YOUR TASK:
Exact transcription of the records is required.

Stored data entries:
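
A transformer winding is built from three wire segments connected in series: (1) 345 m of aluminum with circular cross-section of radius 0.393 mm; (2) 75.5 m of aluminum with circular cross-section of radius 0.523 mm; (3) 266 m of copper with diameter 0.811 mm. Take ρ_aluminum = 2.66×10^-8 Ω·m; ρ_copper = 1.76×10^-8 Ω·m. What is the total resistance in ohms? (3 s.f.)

30.3 Ω

Seg 1: A = πr² = π(3.9300e-04 m)² = 4.852e-07 m²
R_1 = (2.66×10^-8)(345)/(4.852e-07) = 18.91 Ω
Seg 2: A = πr² = π(5.2300e-04 m)² = 8.593e-07 m²
R_2 = (2.66×10^-8)(75.5)/(8.593e-07) = 2.337 Ω
Seg 3: A = π(d/2)² = π(4.0550e-04 m)² = 5.166e-07 m²
R_3 = (1.76×10^-8)(266)/(5.166e-07) = 9.063 Ω
R_total = R_1 + R_2 + R_3 = 30.3 Ω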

YOUR SOLUTION:
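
A transformer winding is built from three wire segments connected in series: (1) 345 m of aluminum with circular cross-section of radius 0.393 mm; (2) 75.5 m of aluminum with circular cross-section of radius 0.523 mm; (3) 266 m of copper with diameter 0.811 mm. Take ρ_aluminum = 2.66×10^-8 Ω·m; ρ_copper = 1.76×10^-8 Ω·m. What is the total resistance in ohms? (3 s.f.)

30.3 Ω

Seg 1: A = πr² = π(3.9300e-04 m)² = 4.852e-07 m²
R_1 = (2.66×10^-8)(345)/(4.852e-07) = 18.91 Ω
Seg 2: A = πr² = π(5.2300e-04 m)² = 8.593e-07 m²
R_2 = (2.66×10^-8)(75.5)/(8.593e-07) = 2.337 Ω
Seg 3: A = π(d/2)² = π(4.0550e-04 m)² = 5.166e-07 m²
R_3 = (1.76×10^-8)(266)/(5.166e-07) = 9.063 Ω
R_total = R_1 + R_2 + R_3 = 30.3 Ω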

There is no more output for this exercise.